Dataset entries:

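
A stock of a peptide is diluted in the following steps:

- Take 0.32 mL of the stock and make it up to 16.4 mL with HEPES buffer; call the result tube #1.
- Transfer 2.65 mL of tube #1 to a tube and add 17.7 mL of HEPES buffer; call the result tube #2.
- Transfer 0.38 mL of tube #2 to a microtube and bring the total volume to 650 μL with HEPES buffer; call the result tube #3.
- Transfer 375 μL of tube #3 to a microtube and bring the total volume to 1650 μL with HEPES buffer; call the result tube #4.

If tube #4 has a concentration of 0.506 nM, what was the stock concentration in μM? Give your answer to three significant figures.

1.50 μM

Step 1: 0.32 mL brought to 16.4 mL → factor 16.4/0.32 = 51.25
Step 2: 2.65 mL + 17.7 mL = 20.35 mL total → factor 20.35/2.65 = 7.6792
Step 3: 0.38 mL brought to 650 μL → factor 0.65/0.38 = 1.7105
Step 4: 375 μL brought to 1650 μL → factor 1650/375 = 4.4
Overall dilution factor = 51.25 × 7.6792 × 1.7105 × 4.4 = 2962.1
Stock = 0.506 nM × 2962.1 = 1499 nM = 1.50 μM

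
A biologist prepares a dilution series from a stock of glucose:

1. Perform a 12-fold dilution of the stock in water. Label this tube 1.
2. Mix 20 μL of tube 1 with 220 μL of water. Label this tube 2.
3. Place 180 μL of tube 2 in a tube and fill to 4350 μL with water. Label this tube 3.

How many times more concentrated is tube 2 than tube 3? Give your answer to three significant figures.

24.2

Step 1: 12-fold → factor 12
Step 2: 20 μL + 220 μL = 240 μL total → factor 240/20 = 12
Step 3: 180 μL brought to 4350 μL → factor 4350/180 = 24.167
Dilution factor to tube 2 = 144; to tube 3 = 3480
[tube 2]/[tube 3] = (factor to tube 3)/(factor to tube 2) = 3480/144 = 24.2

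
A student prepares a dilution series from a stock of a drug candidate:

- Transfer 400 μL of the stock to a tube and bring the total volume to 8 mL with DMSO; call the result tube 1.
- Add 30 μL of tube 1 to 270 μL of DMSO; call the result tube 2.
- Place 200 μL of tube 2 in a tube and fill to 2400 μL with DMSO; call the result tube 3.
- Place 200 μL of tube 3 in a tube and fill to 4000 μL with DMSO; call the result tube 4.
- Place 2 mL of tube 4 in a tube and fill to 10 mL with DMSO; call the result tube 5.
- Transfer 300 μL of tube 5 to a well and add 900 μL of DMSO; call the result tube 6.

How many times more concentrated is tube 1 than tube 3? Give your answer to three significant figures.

Step 1: 400 μL brought to 8 mL → factor 8000/400 = 20
Step 2: 30 μL + 270 μL = 300 μL total → factor 300/30 = 10
Step 3: 200 μL brought to 2400 μL → factor 2400/200 = 12
Dilution factor to tube 1 = 20; to tube 3 = 2400
[tube 1]/[tube 3] = (factor to tube 3)/(factor to tube 1) = 2400/20 = 120

120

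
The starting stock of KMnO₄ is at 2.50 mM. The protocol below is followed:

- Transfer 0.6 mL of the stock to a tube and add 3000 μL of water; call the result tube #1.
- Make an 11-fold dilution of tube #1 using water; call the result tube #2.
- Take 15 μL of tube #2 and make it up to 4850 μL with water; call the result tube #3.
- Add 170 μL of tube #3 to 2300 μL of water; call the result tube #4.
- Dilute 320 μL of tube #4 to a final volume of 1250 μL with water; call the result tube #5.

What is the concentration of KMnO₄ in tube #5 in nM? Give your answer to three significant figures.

Step 1: 0.6 mL + 3000 μL = 3.6 mL total → factor 3.6/0.6 = 6
Step 2: 11-fold → factor 11
Step 3: 15 μL brought to 4850 μL → factor 4850/15 = 323.33
Step 4: 170 μL + 2300 μL = 2470 μL total → factor 2470/170 = 14.529
Step 5: 320 μL brought to 1250 μL → factor 1250/320 = 3.9062
Overall dilution factor = 6 × 11 × 323.33 × 14.529 × 3.9062 = 1.2112 × 10^6
Final = 2.50 mM / 1.2112 × 10^6 = 2.064 × 10^-6 mM = 2.06 nM

2.06 nM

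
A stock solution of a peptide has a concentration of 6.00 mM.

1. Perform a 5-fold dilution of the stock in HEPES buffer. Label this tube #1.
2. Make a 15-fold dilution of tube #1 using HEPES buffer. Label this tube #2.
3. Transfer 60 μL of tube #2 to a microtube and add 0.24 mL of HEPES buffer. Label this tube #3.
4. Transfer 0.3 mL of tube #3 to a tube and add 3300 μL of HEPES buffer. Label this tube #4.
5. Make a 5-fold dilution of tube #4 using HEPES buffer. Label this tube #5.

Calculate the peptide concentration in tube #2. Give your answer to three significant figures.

Step 1: 5-fold → factor 5
Step 2: 15-fold → factor 15
Dilution factor through tube #2 = 5 × 15 = 75
[tube #2] = 6.00 mM / 75 = 0.0800 mM

0.0800 mM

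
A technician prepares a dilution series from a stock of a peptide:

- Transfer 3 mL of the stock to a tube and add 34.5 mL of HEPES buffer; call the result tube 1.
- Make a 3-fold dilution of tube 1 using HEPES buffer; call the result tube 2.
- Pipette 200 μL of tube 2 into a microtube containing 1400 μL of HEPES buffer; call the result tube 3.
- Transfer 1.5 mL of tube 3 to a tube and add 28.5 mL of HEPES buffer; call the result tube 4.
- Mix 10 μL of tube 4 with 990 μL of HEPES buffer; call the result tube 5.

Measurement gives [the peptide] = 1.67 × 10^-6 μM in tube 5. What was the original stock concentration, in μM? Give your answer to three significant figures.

Step 1: 3 mL + 34.5 mL = 37.5 mL total → factor 37.5/3 = 12.5
Step 2: 3-fold → factor 3
Step 3: 200 μL + 1400 μL = 1600 μL total → factor 1600/200 = 8
Step 4: 1.5 mL + 28.5 mL = 30 mL total → factor 30/1.5 = 20
Step 5: 10 μL + 990 μL = 1000 μL total → factor 1000/10 = 100
Overall dilution factor = 12.5 × 3 × 8 × 20 × 100 = 6 × 10^5
Stock = 1.67 × 10^-6 μM × 6 × 10^5 = 1.00 μM

1.00 μM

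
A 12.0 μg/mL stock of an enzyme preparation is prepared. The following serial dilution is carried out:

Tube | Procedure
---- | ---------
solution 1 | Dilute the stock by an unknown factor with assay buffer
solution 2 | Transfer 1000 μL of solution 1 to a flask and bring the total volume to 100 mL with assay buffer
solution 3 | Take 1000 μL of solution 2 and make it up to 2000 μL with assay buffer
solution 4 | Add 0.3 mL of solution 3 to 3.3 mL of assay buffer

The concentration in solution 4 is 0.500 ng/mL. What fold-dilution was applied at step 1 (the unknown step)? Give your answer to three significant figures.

10.0-fold

Step 1: unknown factor x
Step 2: 1000 μL brought to 100 mL → factor 1 × 10^5/1000 = 100
Step 3: 1000 μL brought to 2000 μL → factor 2000/1000 = 2
Step 4: 0.3 mL + 3.3 mL = 3.6 mL total → factor 3.6/0.3 = 12
Product of known-step factors = 2400
Overall factor = 12.0 μg/mL / (0.500 ng/mL) = 24000
x = 24000 / 2400 = 10.0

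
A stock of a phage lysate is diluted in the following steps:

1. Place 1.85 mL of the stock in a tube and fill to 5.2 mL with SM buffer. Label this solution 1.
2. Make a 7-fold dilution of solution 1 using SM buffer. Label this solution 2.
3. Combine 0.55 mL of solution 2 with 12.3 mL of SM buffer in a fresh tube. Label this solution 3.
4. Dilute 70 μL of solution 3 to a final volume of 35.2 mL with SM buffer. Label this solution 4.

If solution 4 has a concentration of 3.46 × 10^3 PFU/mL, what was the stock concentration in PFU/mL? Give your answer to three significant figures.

Step 1: 1.85 mL brought to 5.2 mL → factor 5.2/1.85 = 2.8108
Step 2: 7-fold → factor 7
Step 3: 0.55 mL + 12.3 mL = 12.85 mL total → factor 12.85/0.55 = 23.364
Step 4: 70 μL brought to 35.2 mL → factor 35200/70 = 502.86
Overall dilution factor = 2.8108 × 7 × 23.364 × 502.86 = 2.3116 × 10^5
Stock = 3.46 × 10^3 PFU/mL × 2.3116 × 10^5 = 8.00 × 10^8 PFU/mL

8.00 × 10^8 PFU/mL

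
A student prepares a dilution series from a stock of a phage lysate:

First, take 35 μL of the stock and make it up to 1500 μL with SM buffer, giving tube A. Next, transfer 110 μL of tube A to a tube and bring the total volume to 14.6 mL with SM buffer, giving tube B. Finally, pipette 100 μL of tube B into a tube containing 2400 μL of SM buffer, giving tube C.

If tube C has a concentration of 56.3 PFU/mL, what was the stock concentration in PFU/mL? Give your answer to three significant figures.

Step 1: 35 μL brought to 1500 μL → factor 1500/35 = 42.857
Step 2: 110 μL brought to 14.6 mL → factor 14600/110 = 132.73
Step 3: 100 μL + 2400 μL = 2500 μL total → factor 2500/100 = 25
Overall dilution factor = 42.857 × 132.73 × 25 = 1.4221 × 10^5
Stock = 56.3 PFU/mL × 1.4221 × 10^5 = 8.01 × 10^6 PFU/mL

8.01 × 10^6 PFU/mL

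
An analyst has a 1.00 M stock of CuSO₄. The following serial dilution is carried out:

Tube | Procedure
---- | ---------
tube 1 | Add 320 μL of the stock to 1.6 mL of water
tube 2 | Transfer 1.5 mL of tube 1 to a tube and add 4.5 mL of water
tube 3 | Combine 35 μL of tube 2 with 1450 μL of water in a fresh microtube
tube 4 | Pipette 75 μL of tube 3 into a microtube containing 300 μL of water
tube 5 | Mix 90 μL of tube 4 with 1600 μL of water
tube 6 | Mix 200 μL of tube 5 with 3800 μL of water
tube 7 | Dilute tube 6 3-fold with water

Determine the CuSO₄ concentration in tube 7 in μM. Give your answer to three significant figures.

Step 1: 320 μL + 1.6 mL = 1920 μL total → factor 1920/320 = 6
Step 2: 1.5 mL + 4.5 mL = 6 mL total → factor 6/1.5 = 4
Step 3: 35 μL + 1450 μL = 1485 μL total → factor 1485/35 = 42.429
Step 4: 75 μL + 300 μL = 375 μL total → factor 375/75 = 5
Step 5: 90 μL + 1600 μL = 1690 μL total → factor 1690/90 = 18.778
Step 6: 200 μL + 3800 μL = 4000 μL total → factor 4000/200 = 20
Step 7: 3-fold → factor 3
Overall dilution factor = 6 × 4 × 42.429 × 5 × 18.778 × 20 × 3 = 5.7363 × 10^6
Final = 1.00 M / 5.7363 × 10^6 = 1.743 × 10^-7 M = 0.174 μM

0.174 μM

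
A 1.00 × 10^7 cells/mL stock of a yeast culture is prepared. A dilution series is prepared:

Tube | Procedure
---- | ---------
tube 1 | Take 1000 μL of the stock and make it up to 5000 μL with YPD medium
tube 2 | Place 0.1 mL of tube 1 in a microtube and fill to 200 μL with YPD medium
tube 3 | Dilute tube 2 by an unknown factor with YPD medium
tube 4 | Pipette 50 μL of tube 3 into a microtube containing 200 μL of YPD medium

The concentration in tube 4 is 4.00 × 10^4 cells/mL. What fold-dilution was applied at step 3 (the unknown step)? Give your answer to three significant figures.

5.00-fold

Step 1: 1000 μL brought to 5000 μL → factor 5000/1000 = 5
Step 2: 0.1 mL brought to 200 μL → factor 0.2/0.1 = 2
Step 3: unknown factor x
Step 4: 50 μL + 200 μL = 250 μL total → factor 250/50 = 5
Product of known-step factors = 50
Overall factor = 1.00 × 10^7 cells/mL / (4.00 × 10^4 cells/mL) = 250
x = 250 / 50 = 5.00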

Assigned task = What you give back should be exactly the lines of the entries above from the one containing "tube 3 | Dilute" to the end, and nothing more.

Solution for this exercise =
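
tube 3 | Dilute tube 2 by an unknown factor with YPD medium
tube 4 | Pipette 50 μL of tube 3 into a microtube containing 200 μL of YPD medium

The concentration in tube 4 is 4.00 × 10^4 cells/mL. What fold-dilution was applied at step 3 (the unknown step)? Give your answer to three significant figures.

5.00-fold

Step 1: 1000 μL brought to 5000 μL → factor 5000/1000 = 5
Step 2: 0.1 mL brought to 200 μL → factor 0.2/0.1 = 2
Step 3: unknown factor x
Step 4: 50 μL + 200 μL = 250 μL total → factor 250/50 = 5
Product of known-step factors = 50
Overall factor = 1.00 × 10^7 cells/mL / (4.00 × 10^4 cells/mL) = 250
x = 250 / 50 = 5.00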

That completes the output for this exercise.